Saved data entries
--------

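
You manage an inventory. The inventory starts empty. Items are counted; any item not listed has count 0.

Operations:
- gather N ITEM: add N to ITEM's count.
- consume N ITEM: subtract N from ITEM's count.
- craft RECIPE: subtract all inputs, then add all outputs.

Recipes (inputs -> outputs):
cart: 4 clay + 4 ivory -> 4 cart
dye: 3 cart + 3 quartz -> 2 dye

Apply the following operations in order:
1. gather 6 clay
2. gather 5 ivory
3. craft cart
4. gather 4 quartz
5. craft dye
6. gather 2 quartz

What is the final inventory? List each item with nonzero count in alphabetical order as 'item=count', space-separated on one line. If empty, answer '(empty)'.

Answer: cart=1 clay=2 dye=2 ivory=1 quartz=3

Derivation:
After 1 (gather 6 clay): clay=6
After 2 (gather 5 ivory): clay=6 ivory=5
After 3 (craft cart): cart=4 clay=2 ivory=1
After 4 (gather 4 quartz): cart=4 clay=2 ivory=1 quartz=4
After 5 (craft dye): cart=1 clay=2 dye=2 ivory=1 quartz=1
After 6 (gather 2 quartz): cart=1 clay=2 dye=2 ivory=1 quartz=3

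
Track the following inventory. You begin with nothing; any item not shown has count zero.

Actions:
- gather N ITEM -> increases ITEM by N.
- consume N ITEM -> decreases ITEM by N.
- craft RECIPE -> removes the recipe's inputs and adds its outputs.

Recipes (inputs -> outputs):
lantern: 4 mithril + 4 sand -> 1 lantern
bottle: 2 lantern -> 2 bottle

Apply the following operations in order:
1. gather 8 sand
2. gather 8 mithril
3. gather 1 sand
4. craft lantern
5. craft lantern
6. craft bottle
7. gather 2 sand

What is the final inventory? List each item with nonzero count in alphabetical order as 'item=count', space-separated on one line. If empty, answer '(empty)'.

After 1 (gather 8 sand): sand=8
After 2 (gather 8 mithril): mithril=8 sand=8
After 3 (gather 1 sand): mithril=8 sand=9
After 4 (craft lantern): lantern=1 mithril=4 sand=5
After 5 (craft lantern): lantern=2 sand=1
After 6 (craft bottle): bottle=2 sand=1
After 7 (gather 2 sand): bottle=2 sand=3

Answer: bottle=2 sand=3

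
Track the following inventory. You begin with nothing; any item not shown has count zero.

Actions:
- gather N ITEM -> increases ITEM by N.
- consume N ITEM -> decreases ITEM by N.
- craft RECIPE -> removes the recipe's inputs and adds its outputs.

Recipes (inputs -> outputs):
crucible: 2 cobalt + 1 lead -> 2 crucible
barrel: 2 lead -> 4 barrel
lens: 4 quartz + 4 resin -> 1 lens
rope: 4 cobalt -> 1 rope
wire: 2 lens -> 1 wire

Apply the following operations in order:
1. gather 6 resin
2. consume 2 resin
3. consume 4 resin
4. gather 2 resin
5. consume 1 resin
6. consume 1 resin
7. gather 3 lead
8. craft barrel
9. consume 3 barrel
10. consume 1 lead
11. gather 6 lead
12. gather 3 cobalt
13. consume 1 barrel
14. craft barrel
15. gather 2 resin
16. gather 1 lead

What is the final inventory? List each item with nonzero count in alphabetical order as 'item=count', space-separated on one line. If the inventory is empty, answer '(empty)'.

Answer: barrel=4 cobalt=3 lead=5 resin=2

Derivation:
After 1 (gather 6 resin): resin=6
After 2 (consume 2 resin): resin=4
After 3 (consume 4 resin): (empty)
After 4 (gather 2 resin): resin=2
After 5 (consume 1 resin): resin=1
After 6 (consume 1 resin): (empty)
After 7 (gather 3 lead): lead=3
After 8 (craft barrel): barrel=4 lead=1
After 9 (consume 3 barrel): barrel=1 lead=1
After 10 (consume 1 lead): barrel=1
After 11 (gather 6 lead): barrel=1 lead=6
After 12 (gather 3 cobalt): barrel=1 cobalt=3 lead=6
After 13 (consume 1 barrel): cobalt=3 lead=6
After 14 (craft barrel): barrel=4 cobalt=3 lead=4
After 15 (gather 2 resin): barrel=4 cobalt=3 lead=4 resin=2
After 16 (gather 1 lead): barrel=4 cobalt=3 lead=5 resin=2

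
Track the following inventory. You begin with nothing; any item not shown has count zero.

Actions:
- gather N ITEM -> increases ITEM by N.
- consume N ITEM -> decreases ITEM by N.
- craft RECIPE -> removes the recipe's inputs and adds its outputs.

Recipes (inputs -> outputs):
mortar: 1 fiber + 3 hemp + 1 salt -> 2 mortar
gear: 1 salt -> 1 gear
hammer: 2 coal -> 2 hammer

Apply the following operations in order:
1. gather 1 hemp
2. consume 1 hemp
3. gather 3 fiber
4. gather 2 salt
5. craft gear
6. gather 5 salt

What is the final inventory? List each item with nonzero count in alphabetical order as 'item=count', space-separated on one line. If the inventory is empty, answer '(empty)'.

After 1 (gather 1 hemp): hemp=1
After 2 (consume 1 hemp): (empty)
After 3 (gather 3 fiber): fiber=3
After 4 (gather 2 salt): fiber=3 salt=2
After 5 (craft gear): fiber=3 gear=1 salt=1
After 6 (gather 5 salt): fiber=3 gear=1 salt=6

Answer: fiber=3 gear=1 salt=6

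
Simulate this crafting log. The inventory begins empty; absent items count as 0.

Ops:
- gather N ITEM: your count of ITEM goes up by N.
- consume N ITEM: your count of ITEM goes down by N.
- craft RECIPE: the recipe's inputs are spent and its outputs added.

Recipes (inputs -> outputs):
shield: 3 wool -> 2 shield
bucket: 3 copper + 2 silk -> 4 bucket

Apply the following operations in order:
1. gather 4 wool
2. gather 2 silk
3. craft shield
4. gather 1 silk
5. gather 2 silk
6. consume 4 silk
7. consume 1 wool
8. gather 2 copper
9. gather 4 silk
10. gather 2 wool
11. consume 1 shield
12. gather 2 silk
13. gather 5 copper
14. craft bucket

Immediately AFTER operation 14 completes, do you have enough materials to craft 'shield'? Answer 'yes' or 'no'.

After 1 (gather 4 wool): wool=4
After 2 (gather 2 silk): silk=2 wool=4
After 3 (craft shield): shield=2 silk=2 wool=1
After 4 (gather 1 silk): shield=2 silk=3 wool=1
After 5 (gather 2 silk): shield=2 silk=5 wool=1
After 6 (consume 4 silk): shield=2 silk=1 wool=1
After 7 (consume 1 wool): shield=2 silk=1
After 8 (gather 2 copper): copper=2 shield=2 silk=1
After 9 (gather 4 silk): copper=2 shield=2 silk=5
After 10 (gather 2 wool): copper=2 shield=2 silk=5 wool=2
After 11 (consume 1 shield): copper=2 shield=1 silk=5 wool=2
After 12 (gather 2 silk): copper=2 shield=1 silk=7 wool=2
After 13 (gather 5 copper): copper=7 shield=1 silk=7 wool=2
After 14 (craft bucket): bucket=4 copper=4 shield=1 silk=5 wool=2

Answer: no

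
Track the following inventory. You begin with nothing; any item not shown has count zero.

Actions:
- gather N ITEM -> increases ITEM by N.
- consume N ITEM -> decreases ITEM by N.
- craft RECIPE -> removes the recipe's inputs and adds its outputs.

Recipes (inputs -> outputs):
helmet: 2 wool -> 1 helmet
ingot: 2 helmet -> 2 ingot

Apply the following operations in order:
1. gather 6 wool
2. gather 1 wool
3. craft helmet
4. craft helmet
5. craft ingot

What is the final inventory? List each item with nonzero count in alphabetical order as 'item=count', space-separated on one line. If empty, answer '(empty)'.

Answer: ingot=2 wool=3

Derivation:
After 1 (gather 6 wool): wool=6
After 2 (gather 1 wool): wool=7
After 3 (craft helmet): helmet=1 wool=5
After 4 (craft helmet): helmet=2 wool=3
After 5 (craft ingot): ingot=2 wool=3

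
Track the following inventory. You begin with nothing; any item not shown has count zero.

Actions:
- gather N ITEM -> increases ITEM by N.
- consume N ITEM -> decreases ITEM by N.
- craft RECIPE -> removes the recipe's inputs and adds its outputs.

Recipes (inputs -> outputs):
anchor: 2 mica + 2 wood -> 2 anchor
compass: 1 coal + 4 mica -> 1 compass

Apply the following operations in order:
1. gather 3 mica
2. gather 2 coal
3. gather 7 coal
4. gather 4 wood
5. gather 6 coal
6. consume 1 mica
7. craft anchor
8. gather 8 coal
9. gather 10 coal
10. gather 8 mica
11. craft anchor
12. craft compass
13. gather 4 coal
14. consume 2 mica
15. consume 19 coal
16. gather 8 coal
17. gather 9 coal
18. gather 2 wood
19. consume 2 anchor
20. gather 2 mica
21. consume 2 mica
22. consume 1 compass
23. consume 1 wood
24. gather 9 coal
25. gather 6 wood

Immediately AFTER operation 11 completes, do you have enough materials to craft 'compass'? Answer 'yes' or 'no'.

Answer: yes

Derivation:
After 1 (gather 3 mica): mica=3
After 2 (gather 2 coal): coal=2 mica=3
After 3 (gather 7 coal): coal=9 mica=3
After 4 (gather 4 wood): coal=9 mica=3 wood=4
After 5 (gather 6 coal): coal=15 mica=3 wood=4
After 6 (consume 1 mica): coal=15 mica=2 wood=4
After 7 (craft anchor): anchor=2 coal=15 wood=2
After 8 (gather 8 coal): anchor=2 coal=23 wood=2
After 9 (gather 10 coal): anchor=2 coal=33 wood=2
After 10 (gather 8 mica): anchor=2 coal=33 mica=8 wood=2
After 11 (craft anchor): anchor=4 coal=33 mica=6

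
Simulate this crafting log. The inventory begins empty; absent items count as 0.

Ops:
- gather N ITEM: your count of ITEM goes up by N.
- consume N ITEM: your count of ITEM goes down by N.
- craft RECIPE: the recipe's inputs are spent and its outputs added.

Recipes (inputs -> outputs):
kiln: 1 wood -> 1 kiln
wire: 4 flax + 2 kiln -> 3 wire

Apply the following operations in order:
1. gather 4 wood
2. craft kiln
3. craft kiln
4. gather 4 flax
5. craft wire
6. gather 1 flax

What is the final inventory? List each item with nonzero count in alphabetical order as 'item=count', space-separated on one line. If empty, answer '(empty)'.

Answer: flax=1 wire=3 wood=2

Derivation:
After 1 (gather 4 wood): wood=4
After 2 (craft kiln): kiln=1 wood=3
After 3 (craft kiln): kiln=2 wood=2
After 4 (gather 4 flax): flax=4 kiln=2 wood=2
After 5 (craft wire): wire=3 wood=2
After 6 (gather 1 flax): flax=1 wire=3 wood=2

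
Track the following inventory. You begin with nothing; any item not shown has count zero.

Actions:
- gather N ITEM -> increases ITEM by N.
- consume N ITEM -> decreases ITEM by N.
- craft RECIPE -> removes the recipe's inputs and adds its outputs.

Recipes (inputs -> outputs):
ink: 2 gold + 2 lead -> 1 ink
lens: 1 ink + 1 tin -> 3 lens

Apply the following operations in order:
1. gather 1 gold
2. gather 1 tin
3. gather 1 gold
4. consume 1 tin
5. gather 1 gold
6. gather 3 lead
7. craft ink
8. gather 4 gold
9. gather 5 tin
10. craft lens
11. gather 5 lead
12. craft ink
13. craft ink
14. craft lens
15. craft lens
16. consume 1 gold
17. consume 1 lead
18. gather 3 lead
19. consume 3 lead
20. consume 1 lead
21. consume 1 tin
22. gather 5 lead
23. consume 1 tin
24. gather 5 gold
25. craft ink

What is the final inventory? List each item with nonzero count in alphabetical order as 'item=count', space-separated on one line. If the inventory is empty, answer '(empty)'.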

--------

## What to work on:
Your answer should be the lines above from the one containing "15. craft lens" through the one containing "25. craft ink", copied exactly and with both ends kept.

## Completed task:
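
15. craft lens
16. consume 1 gold
17. consume 1 lead
18. gather 3 lead
19. consume 3 lead
20. consume 1 lead
21. consume 1 tin
22. gather 5 lead
23. consume 1 tin
24. gather 5 gold
25. craft ink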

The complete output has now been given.